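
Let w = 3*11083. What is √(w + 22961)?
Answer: √56210 ≈ 237.09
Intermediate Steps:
w = 33249
√(w + 22961) = √(33249 + 22961) = √56210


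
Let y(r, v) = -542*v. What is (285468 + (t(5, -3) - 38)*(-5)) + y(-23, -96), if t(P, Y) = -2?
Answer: 337700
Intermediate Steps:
(285468 + (t(5, -3) - 38)*(-5)) + y(-23, -96) = (285468 + (-2 - 38)*(-5)) - 542*(-96) = (285468 - 40*(-5)) + 52032 = (285468 + 200) + 52032 = 285668 + 52032 = 337700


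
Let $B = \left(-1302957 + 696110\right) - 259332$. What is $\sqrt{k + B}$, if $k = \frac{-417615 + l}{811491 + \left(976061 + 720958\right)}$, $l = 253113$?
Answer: $\frac{2 i \sqrt{37850956999129930}}{418085} \approx 930.69 i$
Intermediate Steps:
$B = -866179$ ($B = -606847 - 259332 = -866179$)
$k = - \frac{27417}{418085}$ ($k = \frac{-417615 + 253113}{811491 + \left(976061 + 720958\right)} = - \frac{164502}{811491 + 1697019} = - \frac{164502}{2508510} = \left(-164502\right) \frac{1}{2508510} = - \frac{27417}{418085} \approx -0.065578$)
$\sqrt{k + B} = \sqrt{- \frac{27417}{418085} - 866179} = \sqrt{- \frac{362136474632}{418085}} = \frac{2 i \sqrt{37850956999129930}}{418085}$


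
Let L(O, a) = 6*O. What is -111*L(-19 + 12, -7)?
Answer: 4662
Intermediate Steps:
-111*L(-19 + 12, -7) = -666*(-19 + 12) = -666*(-7) = -111*(-42) = 4662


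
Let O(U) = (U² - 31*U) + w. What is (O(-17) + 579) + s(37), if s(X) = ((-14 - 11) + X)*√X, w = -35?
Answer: 1360 + 12*√37 ≈ 1433.0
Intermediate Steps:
s(X) = √X*(-25 + X) (s(X) = (-25 + X)*√X = √X*(-25 + X))
O(U) = -35 + U² - 31*U (O(U) = (U² - 31*U) - 35 = -35 + U² - 31*U)
(O(-17) + 579) + s(37) = ((-35 + (-17)² - 31*(-17)) + 579) + √37*(-25 + 37) = ((-35 + 289 + 527) + 579) + √37*12 = (781 + 579) + 12*√37 = 1360 + 12*√37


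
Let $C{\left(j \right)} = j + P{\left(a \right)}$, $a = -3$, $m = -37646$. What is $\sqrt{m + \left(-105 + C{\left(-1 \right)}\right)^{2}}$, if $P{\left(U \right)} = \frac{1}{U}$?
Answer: $\frac{i \sqrt{237053}}{3} \approx 162.29 i$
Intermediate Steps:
$C{\left(j \right)} = - \frac{1}{3} + j$ ($C{\left(j \right)} = j + \frac{1}{-3} = j - \frac{1}{3} = - \frac{1}{3} + j$)
$\sqrt{m + \left(-105 + C{\left(-1 \right)}\right)^{2}} = \sqrt{-37646 + \left(-105 - \frac{4}{3}\right)^{2}} = \sqrt{-37646 + \left(- \frac{319}{3}\right)^{2}} = \sqrt{-37646 + \frac{101761}{9}} = \sqrt{- \frac{237053}{9}} = \frac{i \sqrt{237053}}{3}$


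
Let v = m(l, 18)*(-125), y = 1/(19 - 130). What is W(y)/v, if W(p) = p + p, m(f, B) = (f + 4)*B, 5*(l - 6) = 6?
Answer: 1/1398600 ≈ 7.1500e-7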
■ ■ ■
* _What you are asked to do_
All lines in the preceding records that hold the word "Answer" need to be copied.

* _Solution to this problem_
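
Answer: √56210 ≈ 237.09
Answer: 337700
Answer: $\frac{2 i \sqrt{37850956999129930}}{418085} \approx 930.69 i$
Answer: 4662
Answer: 1360 + 12*√37 ≈ 1433.0
Answer: $\frac{i \sqrt{237053}}{3} \approx 162.29 i$
Answer: 1/1398600 ≈ 7.1500e-7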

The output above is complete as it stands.